(Collected data entries)
============

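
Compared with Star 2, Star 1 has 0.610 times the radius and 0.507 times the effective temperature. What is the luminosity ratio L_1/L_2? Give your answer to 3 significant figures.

From the Stefan–Boltzmann law, L ∝ R²T⁴, so
L_1/L_2 = (R_1/R_2)² (T_1/T_2)⁴ = (0.610)² × (0.507)⁴ = 0.3721 × 0.06607 = 0.02459.

0.0246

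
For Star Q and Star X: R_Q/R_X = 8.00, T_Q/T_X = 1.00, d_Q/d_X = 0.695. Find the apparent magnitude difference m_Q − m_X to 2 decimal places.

L_Q/L_X = (8.00)²(1.00)⁴ = 64.00.
F_Q/F_X = (L_Q/L_X)/(d_Q/d_X)² = 64.00/0.4830 = 132.5.
m_Q − m_X = −2.5 log₁₀(132.5) = -5.31.

-5.31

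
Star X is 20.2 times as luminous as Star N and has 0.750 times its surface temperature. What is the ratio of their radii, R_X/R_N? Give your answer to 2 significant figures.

L ∝ R²T⁴ gives R ∝ √L / T², so
R_X/R_N = √(20.2) / (0.750)² = 4.494 / 0.5625 = 7.990.

8.0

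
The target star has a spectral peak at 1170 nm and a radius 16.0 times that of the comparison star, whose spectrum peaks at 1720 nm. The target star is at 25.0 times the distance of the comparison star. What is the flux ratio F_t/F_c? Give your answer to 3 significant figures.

Wien's law: T_t/T_c = λ_c/λ_t = 1720/1170 = 1.470.
L_t/L_c = (R_t/R_c)²(T_t/T_c)⁴ = (16.0)²(1.470)⁴ = 1196.
F_t/F_c = (L_t/L_c)/(d_t/d_c)² = 1196/(25.0)² = 1.913.

1.91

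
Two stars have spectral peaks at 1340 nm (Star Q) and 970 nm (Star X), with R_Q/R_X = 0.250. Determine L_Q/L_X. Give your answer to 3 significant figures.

0.0172

Wien's law gives T ∝ 1/λ_max, so T_Q/T_X = λ_X/λ_Q = 970/1340 = 0.7239.
Then L ∝ R²T⁴ gives L_Q/L_X = (0.250)² × (0.7239)⁴ = 0.06250 × 0.2746 = 0.01716.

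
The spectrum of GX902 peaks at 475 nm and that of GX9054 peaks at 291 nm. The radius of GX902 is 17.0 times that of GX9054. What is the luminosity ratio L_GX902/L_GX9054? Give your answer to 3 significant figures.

Wien's law gives T ∝ 1/λ_max, so T_GX902/T_GX9054 = λ_GX9054/λ_GX902 = 291/475 = 0.6126.
Then L ∝ R²T⁴ gives L_GX902/L_GX9054 = (17.0)² × (0.6126)⁴ = 289.0 × 0.1409 = 40.71.

40.7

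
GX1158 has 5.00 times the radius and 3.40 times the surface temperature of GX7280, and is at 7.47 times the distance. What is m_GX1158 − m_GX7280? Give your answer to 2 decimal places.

-4.44

L_GX1158/L_GX7280 = (5.00)²(3.40)⁴ = 3341.
F_GX1158/F_GX7280 = (L_GX1158/L_GX7280)/(d_GX1158/d_GX7280)² = 3341/55.80 = 59.87.
m_GX1158 − m_GX7280 = −2.5 log₁₀(59.87) = -4.44.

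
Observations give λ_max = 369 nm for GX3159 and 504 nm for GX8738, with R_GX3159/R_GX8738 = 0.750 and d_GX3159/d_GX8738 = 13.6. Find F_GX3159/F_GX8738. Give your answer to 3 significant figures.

Wien's law: T_GX3159/T_GX8738 = λ_GX8738/λ_GX3159 = 504/369 = 1.366.
L_GX3159/L_GX8738 = (R_GX3159/R_GX8738)²(T_GX3159/T_GX8738)⁴ = (0.750)²(1.366)⁴ = 1.958.
F_GX3159/F_GX8738 = (L_GX3159/L_GX8738)/(d_GX3159/d_GX8738)² = 1.958/(13.6)² = 0.01058.

0.0106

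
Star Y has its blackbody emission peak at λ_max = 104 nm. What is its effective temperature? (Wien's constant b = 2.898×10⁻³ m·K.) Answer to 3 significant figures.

2.79×10^4 K

T = b/λ_max = 2.898×10⁻³ / (104×10⁻⁹) = 2.787×10^4 K.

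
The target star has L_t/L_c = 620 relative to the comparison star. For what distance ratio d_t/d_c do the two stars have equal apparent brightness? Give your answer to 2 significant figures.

25

Equal flux requires L_t/d_t² = L_c/d_c², so d_t/d_c = √(L_t/L_c)
= √(620) = 24.90.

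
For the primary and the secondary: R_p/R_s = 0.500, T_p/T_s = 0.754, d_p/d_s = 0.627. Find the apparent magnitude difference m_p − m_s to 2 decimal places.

1.72

L_p/L_s = (0.500)²(0.754)⁴ = 0.08080.
F_p/F_s = (L_p/L_s)/(d_p/d_s)² = 0.08080/0.3931 = 0.2055.
m_p − m_s = −2.5 log₁₀(0.2055) = 1.72.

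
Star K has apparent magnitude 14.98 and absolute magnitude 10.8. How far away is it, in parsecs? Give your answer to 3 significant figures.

m − M = 5 log₁₀(d/10 pc)
14.98 − (10.8) = 4.18 = 5 log₁₀(d/10)
d = 10 × 10^(4.18/5) = 10 × 10^0.836 = 68.55 pc.

68.5 pc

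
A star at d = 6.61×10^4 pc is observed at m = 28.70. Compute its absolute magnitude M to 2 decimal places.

M = m − 5 log₁₀(d/10 pc) = 28.70 − 5 log₁₀(6.61×10^4/10)
  = 28.70 − 5 × 3.820 = 28.70 − 19.10 = 9.60.

9.60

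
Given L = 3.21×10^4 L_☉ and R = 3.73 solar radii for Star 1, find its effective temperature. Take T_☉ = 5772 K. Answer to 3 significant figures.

T/T_☉ = (L/L_☉)^(1/4) / (R/R_☉)^(1/2)
T = 5772 × (3.21×10^4)^(1/4) / √(3.73) = 5772 × 13.39 / 1.931 = 4.000×10^4 K.

4.00×10^4 K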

============

### WHAT THE EXERCISE ASKS
Nothing should be left out. Reproduce all the entries precisely.

### TASK RESPONSE
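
Compared with Star 2, Star 1 has 0.610 times the radius and 0.507 times the effective temperature. What is the luminosity ratio L_1/L_2? Give your answer to 3 significant figures.

From the Stefan–Boltzmann law, L ∝ R²T⁴, so
L_1/L_2 = (R_1/R_2)² (T_1/T_2)⁴ = (0.610)² × (0.507)⁴ = 0.3721 × 0.06607 = 0.02459.

0.0246

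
For Star Q and Star X: R_Q/R_X = 8.00, T_Q/T_X = 1.00, d_Q/d_X = 0.695. Find the apparent magnitude difference m_Q − m_X to 2 decimal places.

L_Q/L_X = (8.00)²(1.00)⁴ = 64.00.
F_Q/F_X = (L_Q/L_X)/(d_Q/d_X)² = 64.00/0.4830 = 132.5.
m_Q − m_X = −2.5 log₁₀(132.5) = -5.31.

-5.31

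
Star X is 20.2 times as luminous as Star N and has 0.750 times its surface temperature. What is the ratio of their radii, R_X/R_N? Give your answer to 2 significant figures.

L ∝ R²T⁴ gives R ∝ √L / T², so
R_X/R_N = √(20.2) / (0.750)² = 4.494 / 0.5625 = 7.990.

8.0

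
The target star has a spectral peak at 1170 nm and a radius 16.0 times that of the comparison star, whose spectrum peaks at 1720 nm. The target star is at 25.0 times the distance of the comparison star. What is the flux ratio F_t/F_c? Give your answer to 3 significant figures.

Wien's law: T_t/T_c = λ_c/λ_t = 1720/1170 = 1.470.
L_t/L_c = (R_t/R_c)²(T_t/T_c)⁴ = (16.0)²(1.470)⁴ = 1196.
F_t/F_c = (L_t/L_c)/(d_t/d_c)² = 1196/(25.0)² = 1.913.

1.91

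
Two stars have spectral peaks at 1340 nm (Star Q) and 970 nm (Star X), with R_Q/R_X = 0.250. Determine L_Q/L_X. Give your answer to 3 significant figures.

0.0172

Wien's law gives T ∝ 1/λ_max, so T_Q/T_X = λ_X/λ_Q = 970/1340 = 0.7239.
Then L ∝ R²T⁴ gives L_Q/L_X = (0.250)² × (0.7239)⁴ = 0.06250 × 0.2746 = 0.01716.

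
The spectrum of GX902 peaks at 475 nm and that of GX9054 peaks at 291 nm. The radius of GX902 is 17.0 times that of GX9054. What is the luminosity ratio L_GX902/L_GX9054? Give your answer to 3 significant figures.

Wien's law gives T ∝ 1/λ_max, so T_GX902/T_GX9054 = λ_GX9054/λ_GX902 = 291/475 = 0.6126.
Then L ∝ R²T⁴ gives L_GX902/L_GX9054 = (17.0)² × (0.6126)⁴ = 289.0 × 0.1409 = 40.71.

40.7

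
GX1158 has 5.00 times the radius and 3.40 times the surface temperature of GX7280, and is at 7.47 times the distance. What is m_GX1158 − m_GX7280? Give your answer to 2 decimal places.

-4.44

L_GX1158/L_GX7280 = (5.00)²(3.40)⁴ = 3341.
F_GX1158/F_GX7280 = (L_GX1158/L_GX7280)/(d_GX1158/d_GX7280)² = 3341/55.80 = 59.87.
m_GX1158 − m_GX7280 = −2.5 log₁₀(59.87) = -4.44.

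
Observations give λ_max = 369 nm for GX3159 and 504 nm for GX8738, with R_GX3159/R_GX8738 = 0.750 and d_GX3159/d_GX8738 = 13.6. Find F_GX3159/F_GX8738. Give your answer to 3 significant figures.

Wien's law: T_GX3159/T_GX8738 = λ_GX8738/λ_GX3159 = 504/369 = 1.366.
L_GX3159/L_GX8738 = (R_GX3159/R_GX8738)²(T_GX3159/T_GX8738)⁴ = (0.750)²(1.366)⁴ = 1.958.
F_GX3159/F_GX8738 = (L_GX3159/L_GX8738)/(d_GX3159/d_GX8738)² = 1.958/(13.6)² = 0.01058.

0.0106

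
Star Y has its blackbody emission peak at λ_max = 104 nm. What is its effective temperature? (Wien's constant b = 2.898×10⁻³ m·K.) Answer to 3 significant figures.

2.79×10^4 K

T = b/λ_max = 2.898×10⁻³ / (104×10⁻⁹) = 2.787×10^4 K.

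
The target star has L_t/L_c = 620 relative to the comparison star. For what distance ratio d_t/d_c do the two stars have equal apparent brightness? Give your answer to 2 significant figures.

25

Equal flux requires L_t/d_t² = L_c/d_c², so d_t/d_c = √(L_t/L_c)
= √(620) = 24.90.

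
For the primary and the secondary: R_p/R_s = 0.500, T_p/T_s = 0.754, d_p/d_s = 0.627. Find the apparent magnitude difference m_p − m_s to 2 decimal places.

1.72

L_p/L_s = (0.500)²(0.754)⁴ = 0.08080.
F_p/F_s = (L_p/L_s)/(d_p/d_s)² = 0.08080/0.3931 = 0.2055.
m_p − m_s = −2.5 log₁₀(0.2055) = 1.72.

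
Star K has apparent magnitude 14.98 and absolute magnitude 10.8. How far away is it, in parsecs? Give your answer to 3 significant figures.

m − M = 5 log₁₀(d/10 pc)
14.98 − (10.8) = 4.18 = 5 log₁₀(d/10)
d = 10 × 10^(4.18/5) = 10 × 10^0.836 = 68.55 pc.

68.5 pc

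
A star at d = 6.61×10^4 pc is observed at m = 28.70. Compute its absolute magnitude M to 2 decimal places.

M = m − 5 log₁₀(d/10 pc) = 28.70 − 5 log₁₀(6.61×10^4/10)
  = 28.70 − 5 × 3.820 = 28.70 − 19.10 = 9.60.

9.60

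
Given L = 3.21×10^4 L_☉ and R = 3.73 solar radii for Star 1, find its effective temperature. Take T_☉ = 5772 K. Answer to 3 significant figures.

T/T_☉ = (L/L_☉)^(1/4) / (R/R_☉)^(1/2)
T = 5772 × (3.21×10^4)^(1/4) / √(3.73) = 5772 × 13.39 / 1.931 = 4.000×10^4 K.

4.00×10^4 K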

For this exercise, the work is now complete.